◆ **What you are asked to do**:
Every line of the material is to be set down again without any change.

Provided data: Begin

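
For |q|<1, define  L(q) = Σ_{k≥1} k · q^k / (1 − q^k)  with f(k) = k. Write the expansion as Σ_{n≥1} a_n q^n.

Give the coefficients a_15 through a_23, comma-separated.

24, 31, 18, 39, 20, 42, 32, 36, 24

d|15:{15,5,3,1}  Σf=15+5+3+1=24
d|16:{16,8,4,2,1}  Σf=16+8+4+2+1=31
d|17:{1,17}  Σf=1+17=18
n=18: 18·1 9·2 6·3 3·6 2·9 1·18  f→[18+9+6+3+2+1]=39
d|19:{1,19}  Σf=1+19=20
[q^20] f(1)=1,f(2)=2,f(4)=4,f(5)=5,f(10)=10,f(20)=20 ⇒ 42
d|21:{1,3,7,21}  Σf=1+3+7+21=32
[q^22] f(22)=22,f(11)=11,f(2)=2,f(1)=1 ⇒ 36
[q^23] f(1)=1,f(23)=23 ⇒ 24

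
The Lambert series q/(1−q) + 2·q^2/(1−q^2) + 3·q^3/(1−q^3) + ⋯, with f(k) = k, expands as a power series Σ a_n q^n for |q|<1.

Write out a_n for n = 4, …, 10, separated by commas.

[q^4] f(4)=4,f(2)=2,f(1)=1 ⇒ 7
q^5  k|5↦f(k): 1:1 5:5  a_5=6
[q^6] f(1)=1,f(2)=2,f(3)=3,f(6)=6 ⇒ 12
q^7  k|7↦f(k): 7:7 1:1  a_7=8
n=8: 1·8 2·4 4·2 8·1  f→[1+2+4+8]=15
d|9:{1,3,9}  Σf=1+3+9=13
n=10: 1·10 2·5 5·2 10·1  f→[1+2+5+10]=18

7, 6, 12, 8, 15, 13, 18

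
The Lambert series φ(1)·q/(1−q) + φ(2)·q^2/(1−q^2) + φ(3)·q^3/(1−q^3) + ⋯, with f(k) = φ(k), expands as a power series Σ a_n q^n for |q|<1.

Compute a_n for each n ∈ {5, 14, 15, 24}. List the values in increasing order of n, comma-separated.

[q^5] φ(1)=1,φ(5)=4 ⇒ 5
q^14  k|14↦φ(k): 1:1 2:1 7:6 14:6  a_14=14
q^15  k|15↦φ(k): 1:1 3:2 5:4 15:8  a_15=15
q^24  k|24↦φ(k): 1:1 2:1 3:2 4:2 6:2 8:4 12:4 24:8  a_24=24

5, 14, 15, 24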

Provided data: End

◆ **Written answer**:
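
For |q|<1, define  L(q) = Σ_{k≥1} k · q^k / (1 − q^k)  with f(k) = k. Write the expansion as Σ_{n≥1} a_n q^n.

Give the coefficients a_15 through a_23, comma-separated.

24, 31, 18, 39, 20, 42, 32, 36, 24

d|15:{15,5,3,1}  Σf=15+5+3+1=24
d|16:{16,8,4,2,1}  Σf=16+8+4+2+1=31
d|17:{1,17}  Σf=1+17=18
n=18: 18·1 9·2 6·3 3·6 2·9 1·18  f→[18+9+6+3+2+1]=39
d|19:{1,19}  Σf=1+19=20
[q^20] f(1)=1,f(2)=2,f(4)=4,f(5)=5,f(10)=10,f(20)=20 ⇒ 42
d|21:{1,3,7,21}  Σf=1+3+7+21=32
[q^22] f(22)=22,f(11)=11,f(2)=2,f(1)=1 ⇒ 36
[q^23] f(1)=1,f(23)=23 ⇒ 24

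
The Lambert series q/(1−q) + 2·q^2/(1−q^2) + 3·q^3/(1−q^3) + ⋯, with f(k) = k, expands as a power series Σ a_n q^n for |q|<1.

Write out a_n for n = 4, …, 10, separated by commas.

[q^4] f(4)=4,f(2)=2,f(1)=1 ⇒ 7
q^5  k|5↦f(k): 1:1 5:5  a_5=6
[q^6] f(1)=1,f(2)=2,f(3)=3,f(6)=6 ⇒ 12
q^7  k|7↦f(k): 7:7 1:1  a_7=8
n=8: 1·8 2·4 4·2 8·1  f→[1+2+4+8]=15
d|9:{1,3,9}  Σf=1+3+9=13
n=10: 1·10 2·5 5·2 10·1  f→[1+2+5+10]=18

7, 6, 12, 8, 15, 13, 18

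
The Lambert series φ(1)·q/(1−q) + φ(2)·q^2/(1−q^2) + φ(3)·q^3/(1−q^3) + ⋯, with f(k) = φ(k), expands as a power series Σ a_n q^n for |q|<1.

Compute a_n for each n ∈ {5, 14, 15, 24}. List the values in increasing order of n, comma-separated.

[q^5] φ(1)=1,φ(5)=4 ⇒ 5
q^14  k|14↦φ(k): 1:1 2:1 7:6 14:6  a_14=14
q^15  k|15↦φ(k): 1:1 3:2 5:4 15:8  a_15=15
q^24  k|24↦φ(k): 1:1 2:1 3:2 4:2 6:2 8:4 12:4 24:8  a_24=24

5, 14, 15, 24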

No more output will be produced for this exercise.